• **YOUR GOAL**
Type out the data again. Keep every line exactly the same.

• **DATASET EXCERPTS**
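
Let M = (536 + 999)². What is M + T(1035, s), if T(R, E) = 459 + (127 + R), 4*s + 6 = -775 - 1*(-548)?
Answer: 2357846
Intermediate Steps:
s = -233/4 (s = -3/2 + (-775 - 1*(-548))/4 = -3/2 + (-775 + 548)/4 = -3/2 + (¼)*(-227) = -3/2 - 227/4 = -233/4 ≈ -58.250)
M = 2356225 (M = 1535² = 2356225)
T(R, E) = 586 + R
M + T(1035, s) = 2356225 + (586 + 1035) = 2356225 + 1621 = 2357846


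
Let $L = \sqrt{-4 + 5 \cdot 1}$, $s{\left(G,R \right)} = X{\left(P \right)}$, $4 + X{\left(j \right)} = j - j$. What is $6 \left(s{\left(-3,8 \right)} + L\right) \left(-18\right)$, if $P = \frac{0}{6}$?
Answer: $324$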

• **YOUR RESPONSE**
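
Let M = (536 + 999)². What is M + T(1035, s), if T(R, E) = 459 + (127 + R), 4*s + 6 = -775 - 1*(-548)?
Answer: 2357846
Intermediate Steps:
s = -233/4 (s = -3/2 + (-775 - 1*(-548))/4 = -3/2 + (-775 + 548)/4 = -3/2 + (¼)*(-227) = -3/2 - 227/4 = -233/4 ≈ -58.250)
M = 2356225 (M = 1535² = 2356225)
T(R, E) = 586 + R
M + T(1035, s) = 2356225 + (586 + 1035) = 2356225 + 1621 = 2357846


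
Let $L = \sqrt{-4 + 5 \cdot 1}$, $s{\left(G,R \right)} = X{\left(P \right)}$, $4 + X{\left(j \right)} = j - j$. What is $6 \left(s{\left(-3,8 \right)} + L\right) \left(-18\right)$, if $P = \frac{0}{6}$?
Answer: $324$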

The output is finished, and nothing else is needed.